DATA SHOWN:
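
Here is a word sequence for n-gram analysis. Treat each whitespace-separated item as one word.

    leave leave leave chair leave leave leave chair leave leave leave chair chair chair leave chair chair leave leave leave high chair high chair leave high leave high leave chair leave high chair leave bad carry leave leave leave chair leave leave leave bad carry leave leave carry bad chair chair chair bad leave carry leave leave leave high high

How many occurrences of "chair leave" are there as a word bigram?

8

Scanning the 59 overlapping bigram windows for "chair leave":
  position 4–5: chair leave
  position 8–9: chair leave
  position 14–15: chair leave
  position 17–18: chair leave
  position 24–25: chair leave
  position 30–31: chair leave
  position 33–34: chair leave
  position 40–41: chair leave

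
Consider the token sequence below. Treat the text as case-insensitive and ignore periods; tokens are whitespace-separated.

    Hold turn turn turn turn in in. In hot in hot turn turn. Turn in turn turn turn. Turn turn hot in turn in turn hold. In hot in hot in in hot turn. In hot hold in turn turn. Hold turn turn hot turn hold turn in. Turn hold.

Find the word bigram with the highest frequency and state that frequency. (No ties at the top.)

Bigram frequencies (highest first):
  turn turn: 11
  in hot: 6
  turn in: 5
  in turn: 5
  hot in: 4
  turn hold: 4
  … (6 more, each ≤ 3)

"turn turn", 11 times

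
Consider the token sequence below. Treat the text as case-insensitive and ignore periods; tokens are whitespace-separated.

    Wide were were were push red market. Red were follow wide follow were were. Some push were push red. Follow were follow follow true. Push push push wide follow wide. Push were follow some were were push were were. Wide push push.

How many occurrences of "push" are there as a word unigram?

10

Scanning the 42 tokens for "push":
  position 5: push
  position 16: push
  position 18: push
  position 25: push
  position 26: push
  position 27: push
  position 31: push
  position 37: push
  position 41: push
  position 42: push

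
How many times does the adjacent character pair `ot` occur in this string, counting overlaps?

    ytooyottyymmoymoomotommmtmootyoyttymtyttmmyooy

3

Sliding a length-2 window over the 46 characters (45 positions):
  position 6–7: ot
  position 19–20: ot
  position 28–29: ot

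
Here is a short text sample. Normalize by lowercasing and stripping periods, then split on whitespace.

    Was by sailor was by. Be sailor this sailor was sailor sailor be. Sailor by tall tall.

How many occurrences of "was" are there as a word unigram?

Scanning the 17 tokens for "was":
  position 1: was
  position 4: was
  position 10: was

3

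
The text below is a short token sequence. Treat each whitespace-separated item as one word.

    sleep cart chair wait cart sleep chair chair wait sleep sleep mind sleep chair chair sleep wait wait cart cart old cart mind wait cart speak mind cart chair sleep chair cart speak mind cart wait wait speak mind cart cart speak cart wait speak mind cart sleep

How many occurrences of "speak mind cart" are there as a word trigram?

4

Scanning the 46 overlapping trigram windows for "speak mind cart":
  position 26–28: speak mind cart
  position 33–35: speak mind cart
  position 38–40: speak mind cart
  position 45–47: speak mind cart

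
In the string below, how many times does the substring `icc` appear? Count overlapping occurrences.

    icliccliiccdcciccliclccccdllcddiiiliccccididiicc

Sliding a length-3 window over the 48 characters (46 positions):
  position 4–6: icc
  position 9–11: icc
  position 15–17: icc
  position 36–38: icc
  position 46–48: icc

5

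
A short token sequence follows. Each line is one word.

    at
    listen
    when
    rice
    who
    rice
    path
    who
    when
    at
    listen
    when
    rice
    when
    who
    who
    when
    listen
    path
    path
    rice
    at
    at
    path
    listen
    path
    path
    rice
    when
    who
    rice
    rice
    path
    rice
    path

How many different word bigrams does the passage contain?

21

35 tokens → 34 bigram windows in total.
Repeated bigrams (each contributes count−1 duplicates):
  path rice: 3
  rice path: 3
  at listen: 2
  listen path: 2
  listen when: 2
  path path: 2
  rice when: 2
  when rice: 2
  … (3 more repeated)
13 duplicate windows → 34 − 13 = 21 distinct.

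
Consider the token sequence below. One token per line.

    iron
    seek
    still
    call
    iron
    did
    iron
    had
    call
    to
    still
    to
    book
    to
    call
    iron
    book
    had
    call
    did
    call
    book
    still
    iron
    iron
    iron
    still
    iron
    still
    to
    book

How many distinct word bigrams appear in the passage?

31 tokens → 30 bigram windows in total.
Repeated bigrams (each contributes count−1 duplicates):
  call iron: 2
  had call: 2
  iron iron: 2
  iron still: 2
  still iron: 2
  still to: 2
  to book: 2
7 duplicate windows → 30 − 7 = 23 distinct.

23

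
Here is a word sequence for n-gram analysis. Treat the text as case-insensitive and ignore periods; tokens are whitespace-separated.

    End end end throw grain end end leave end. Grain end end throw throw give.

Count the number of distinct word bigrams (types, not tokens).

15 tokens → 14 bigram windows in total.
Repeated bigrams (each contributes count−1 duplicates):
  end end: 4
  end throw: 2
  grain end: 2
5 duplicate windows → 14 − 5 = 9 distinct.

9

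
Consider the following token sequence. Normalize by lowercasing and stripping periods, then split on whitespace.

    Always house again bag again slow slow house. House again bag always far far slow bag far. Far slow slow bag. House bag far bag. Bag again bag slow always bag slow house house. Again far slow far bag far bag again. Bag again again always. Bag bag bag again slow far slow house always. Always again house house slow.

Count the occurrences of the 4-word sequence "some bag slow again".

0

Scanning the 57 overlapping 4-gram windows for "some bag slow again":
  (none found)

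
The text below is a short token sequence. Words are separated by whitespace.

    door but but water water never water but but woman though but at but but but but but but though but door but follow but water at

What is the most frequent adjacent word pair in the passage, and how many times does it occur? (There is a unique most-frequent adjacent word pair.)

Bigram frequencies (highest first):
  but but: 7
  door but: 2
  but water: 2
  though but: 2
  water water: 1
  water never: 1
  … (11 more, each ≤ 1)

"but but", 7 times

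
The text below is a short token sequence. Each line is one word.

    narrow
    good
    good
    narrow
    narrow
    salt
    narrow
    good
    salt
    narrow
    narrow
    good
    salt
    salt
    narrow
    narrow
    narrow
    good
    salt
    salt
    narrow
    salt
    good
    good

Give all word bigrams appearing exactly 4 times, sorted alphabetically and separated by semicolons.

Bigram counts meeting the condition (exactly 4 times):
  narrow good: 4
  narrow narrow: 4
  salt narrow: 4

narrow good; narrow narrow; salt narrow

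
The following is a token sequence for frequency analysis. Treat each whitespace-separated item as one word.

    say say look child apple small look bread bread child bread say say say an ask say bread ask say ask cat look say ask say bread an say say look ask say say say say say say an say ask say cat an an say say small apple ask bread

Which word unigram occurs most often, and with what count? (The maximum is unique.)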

AIM OF THE TASK:
Would you copy out all of the entries exactly?

ANSWER SECTION:
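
Here is a word sequence for n-gram analysis. Treat each whitespace-separated item as one word.

    leave leave leave chair leave leave leave chair leave leave leave chair chair chair leave chair chair leave leave leave high chair high chair leave high leave high leave chair leave high chair leave bad carry leave leave leave chair leave leave leave bad carry leave leave carry bad chair chair chair bad leave carry leave leave leave high high

How many occurrences of "chair leave" are there as a word bigram?

8

Scanning the 59 overlapping bigram windows for "chair leave":
  position 4–5: chair leave
  position 8–9: chair leave
  position 14–15: chair leave
  position 17–18: chair leave
  position 24–25: chair leave
  position 30–31: chair leave
  position 33–34: chair leave
  position 40–41: chair leave

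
Consider the token sequence below. Treat the text as case-insensitive and ignore periods; tokens are whitespace-separated.

    Hold turn turn turn turn in in. In hot in hot turn turn. Turn in turn turn turn. Turn turn hot in turn in turn hold. In hot in hot in in hot turn. In hot hold in turn turn. Hold turn turn hot turn hold turn in. Turn hold.

Find the word bigram with the highest frequency and state that frequency. (No ties at the top.)

Bigram frequencies (highest first):
  turn turn: 11
  in hot: 6
  turn in: 5
  in turn: 5
  hot in: 4
  turn hold: 4
  … (6 more, each ≤ 3)

"turn turn", 11 times

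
Consider the token sequence below. Treat the text as case-insensitive and ignore periods; tokens are whitespace-separated.

    Wide were were were push red market. Red were follow wide follow were were. Some push were push red. Follow were follow follow true. Push push push wide follow wide. Push were follow some were were push were were. Wide push push.

How many occurrences of "push" are there as a word unigram?

10

Scanning the 42 tokens for "push":
  position 5: push
  position 16: push
  position 18: push
  position 25: push
  position 26: push
  position 27: push
  position 31: push
  position 37: push
  position 41: push
  position 42: push

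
How many times does the adjacent character pair `ot` occur in this string, counting overlaps?

    ytooyottyymmoymoomotommmtmootyoyttymtyttmmyooy

3

Sliding a length-2 window over the 46 characters (45 positions):
  position 6–7: ot
  position 19–20: ot
  position 28–29: ot

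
Here is a short text sample. Normalize by lowercasing and stripping periods, then split on whitespace.

    Was by sailor was by. Be sailor this sailor was sailor sailor be. Sailor by tall tall.

How many occurrences of "was" are there as a word unigram?

Scanning the 17 tokens for "was":
  position 1: was
  position 4: was
  position 10: was

3

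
The text below is a short token sequence. Treat each whitespace-separated item as one word.

    sleep cart chair wait cart sleep chair chair wait sleep sleep mind sleep chair chair sleep wait wait cart cart old cart mind wait cart speak mind cart chair sleep chair cart speak mind cart wait wait speak mind cart cart speak cart wait speak mind cart sleep

How many occurrences of "speak mind cart" are there as a word trigram?

4

Scanning the 46 overlapping trigram windows for "speak mind cart":
  position 26–28: speak mind cart
  position 33–35: speak mind cart
  position 38–40: speak mind cart
  position 45–47: speak mind cart

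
In the string below, how many times does the substring `icc` appear? Count overlapping occurrences.

    icliccliiccdcciccliclccccdllcddiiiliccccididiicc

Sliding a length-3 window over the 48 characters (46 positions):
  position 4–6: icc
  position 9–11: icc
  position 15–17: icc
  position 36–38: icc
  position 46–48: icc

5

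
A short token sequence follows. Each line is one word.

    at
    listen
    when
    rice
    who
    rice
    path
    who
    when
    at
    listen
    when
    rice
    when
    who
    who
    when
    listen
    path
    path
    rice
    at
    at
    path
    listen
    path
    path
    rice
    when
    who
    rice
    rice
    path
    rice
    path

How many different word bigrams does the passage contain?

21

35 tokens → 34 bigram windows in total.
Repeated bigrams (each contributes count−1 duplicates):
  path rice: 3
  rice path: 3
  at listen: 2
  listen path: 2
  listen when: 2
  path path: 2
  rice when: 2
  when rice: 2
  … (3 more repeated)
13 duplicate windows → 34 − 13 = 21 distinct.

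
Consider the token sequence below. One token per line.

    iron
    seek
    still
    call
    iron
    did
    iron
    had
    call
    to
    still
    to
    book
    to
    call
    iron
    book
    had
    call
    did
    call
    book
    still
    iron
    iron
    iron
    still
    iron
    still
    to
    book

How many distinct word bigrams appear in the passage?

31 tokens → 30 bigram windows in total.
Repeated bigrams (each contributes count−1 duplicates):
  call iron: 2
  had call: 2
  iron iron: 2
  iron still: 2
  still iron: 2
  still to: 2
  to book: 2
7 duplicate windows → 30 − 7 = 23 distinct.

23

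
Here is a word sequence for n-gram analysis. Treat the text as case-insensitive and ignore periods; tokens are whitespace-separated.

    End end end throw grain end end leave end. Grain end end throw throw give.

Count the number of distinct word bigrams (types, not tokens).

15 tokens → 14 bigram windows in total.
Repeated bigrams (each contributes count−1 duplicates):
  end end: 4
  end throw: 2
  grain end: 2
5 duplicate windows → 14 − 5 = 9 distinct.

9

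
Consider the following token sequence. Normalize by lowercasing and stripping periods, then split on whitespace.

    Always house again bag again slow slow house. House again bag always far far slow bag far. Far slow slow bag. House bag far bag. Bag again bag slow always bag slow house house. Again far slow far bag far bag again. Bag again again always. Bag bag bag again slow far slow house always. Always again house house slow.

Count the occurrences of the 4-word sequence "some bag slow again".

0

Scanning the 57 overlapping 4-gram windows for "some bag slow again":
  (none found)

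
The text below is a short token sequence. Words are separated by whitespace.

    door but but water water never water but but woman though but at but but but but but but though but door but follow but water at

What is the most frequent adjacent word pair in the passage, and how many times does it occur? (There is a unique most-frequent adjacent word pair.)

Bigram frequencies (highest first):
  but but: 7
  door but: 2
  but water: 2
  though but: 2
  water water: 1
  water never: 1
  … (11 more, each ≤ 1)

"but but", 7 times

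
The text below is a short token sequence. Each line is one word.

    narrow
    good
    good
    narrow
    narrow
    salt
    narrow
    good
    salt
    narrow
    narrow
    good
    salt
    salt
    narrow
    narrow
    narrow
    good
    salt
    salt
    narrow
    salt
    good
    good

Give all word bigrams appearing exactly 4 times, sorted alphabetically and separated by semicolons.

Bigram counts meeting the condition (exactly 4 times):
  narrow good: 4
  narrow narrow: 4
  salt narrow: 4

narrow good; narrow narrow; salt narrow

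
The following is a token sequence for frequency analysis. Treat each whitespace-separated item as one word.

    say say look child apple small look bread bread child bread say say say an ask say bread ask say ask cat look say ask say bread an say say look ask say say say say say say an say ask say cat an an say say small apple ask bread

Which word unigram occurs most often, and with what count? (The maximum is unique.)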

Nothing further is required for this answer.